**WHAT YOU HAVE TO DO**
Output every entry below exactly as it is written.

Stored data
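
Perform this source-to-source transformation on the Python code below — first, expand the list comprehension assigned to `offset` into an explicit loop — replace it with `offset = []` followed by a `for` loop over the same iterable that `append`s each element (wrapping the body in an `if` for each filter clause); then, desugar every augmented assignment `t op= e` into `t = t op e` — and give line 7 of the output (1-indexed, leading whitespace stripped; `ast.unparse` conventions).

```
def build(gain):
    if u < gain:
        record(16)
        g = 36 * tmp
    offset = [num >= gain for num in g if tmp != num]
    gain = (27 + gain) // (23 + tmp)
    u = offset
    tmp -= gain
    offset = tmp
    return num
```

if tmp != num:

Transformed code:
def build(gain):
    if u < gain:
        record(16)
        g = 36 * tmp
    offset = []
    for num in g:
        if tmp != num:
            offset.append(num >= gain)
    gain = (27 + gain) // (23 + tmp)
    u = offset
    tmp = tmp - gain
    offset = tmp
    return num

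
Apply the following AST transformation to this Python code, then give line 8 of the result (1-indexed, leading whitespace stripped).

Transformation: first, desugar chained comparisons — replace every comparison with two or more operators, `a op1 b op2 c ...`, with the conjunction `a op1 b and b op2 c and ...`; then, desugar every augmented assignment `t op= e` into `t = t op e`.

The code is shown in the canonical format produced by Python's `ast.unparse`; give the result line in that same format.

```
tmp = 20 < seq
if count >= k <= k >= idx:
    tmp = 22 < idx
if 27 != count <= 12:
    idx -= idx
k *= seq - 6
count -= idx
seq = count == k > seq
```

Transformed code:
tmp = 20 < seq
if count >= k and k <= k and (k >= idx):
    tmp = 22 < idx
if 27 != count and count <= 12:
    idx = idx - idx
k = k * (seq - 6)
count = count - idx
seq = count == k and k > seq

seq = count == k and k > seq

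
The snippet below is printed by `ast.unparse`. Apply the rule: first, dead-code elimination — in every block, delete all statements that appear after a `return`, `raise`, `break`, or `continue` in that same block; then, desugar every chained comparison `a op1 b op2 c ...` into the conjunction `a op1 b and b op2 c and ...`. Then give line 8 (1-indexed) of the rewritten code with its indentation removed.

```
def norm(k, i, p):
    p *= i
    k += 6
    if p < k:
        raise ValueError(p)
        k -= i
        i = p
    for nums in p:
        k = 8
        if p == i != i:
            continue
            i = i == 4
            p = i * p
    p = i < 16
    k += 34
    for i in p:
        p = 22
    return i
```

Transformed code:
def norm(k, i, p):
    p *= i
    k += 6
    if p < k:
        raise ValueError(p)
    for nums in p:
        k = 8
        if p == i and i != i:
            continue
    p = i < 16
    k += 34
    for i in p:
        p = 22
    return i

if p == i and i != i: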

**REPLY TO THE TASK**
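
Perform this source-to-source transformation on the Python code below — first, expand the list comprehension assigned to `offset` into an explicit loop — replace it with `offset = []` followed by a `for` loop over the same iterable that `append`s each element (wrapping the body in an `if` for each filter clause); then, desugar every augmented assignment `t op= e` into `t = t op e` — and give line 7 of the output (1-indexed, leading whitespace stripped; `ast.unparse` conventions).

```
def build(gain):
    if u < gain:
        record(16)
        g = 36 * tmp
    offset = [num >= gain for num in g if tmp != num]
    gain = (27 + gain) // (23 + tmp)
    u = offset
    tmp -= gain
    offset = tmp
    return num
```

if tmp != num:

Transformed code:
def build(gain):
    if u < gain:
        record(16)
        g = 36 * tmp
    offset = []
    for num in g:
        if tmp != num:
            offset.append(num >= gain)
    gain = (27 + gain) // (23 + tmp)
    u = offset
    tmp = tmp - gain
    offset = tmp
    return num

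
Apply the following AST transformation to this Python code, then give line 8 of the result (1-indexed, leading whitespace stripped).

Transformation: first, desugar chained comparisons — replace every comparison with two or more operators, `a op1 b op2 c ...`, with the conjunction `a op1 b and b op2 c and ...`; then, desugar every augmented assignment `t op= e` into `t = t op e`.

The code is shown in the canonical format produced by Python's `ast.unparse`; give the result line in that same format.

```
tmp = 20 < seq
if count >= k <= k >= idx:
    tmp = 22 < idx
if 27 != count <= 12:
    idx -= idx
k *= seq - 6
count -= idx
seq = count == k > seq
```

Transformed code:
tmp = 20 < seq
if count >= k and k <= k and (k >= idx):
    tmp = 22 < idx
if 27 != count and count <= 12:
    idx = idx - idx
k = k * (seq - 6)
count = count - idx
seq = count == k and k > seq

seq = count == k and k > seq

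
The snippet below is printed by `ast.unparse`. Apply the rule: first, dead-code elimination — in every block, delete all statements that appear after a `return`, `raise`, `break`, or `continue` in that same block; then, desugar every chained comparison `a op1 b op2 c ...` into the conjunction `a op1 b and b op2 c and ...`. Then give line 8 (1-indexed) of the rewritten code with its indentation removed.

```
def norm(k, i, p):
    p *= i
    k += 6
    if p < k:
        raise ValueError(p)
        k -= i
        i = p
    for nums in p:
        k = 8
        if p == i != i:
            continue
            i = i == 4
            p = i * p
    p = i < 16
    k += 34
    for i in p:
        p = 22
    return i
```

Transformed code:
def norm(k, i, p):
    p *= i
    k += 6
    if p < k:
        raise ValueError(p)
    for nums in p:
        k = 8
        if p == i and i != i:
            continue
    p = i < 16
    k += 34
    for i in p:
        p = 22
    return i

if p == i and i != i: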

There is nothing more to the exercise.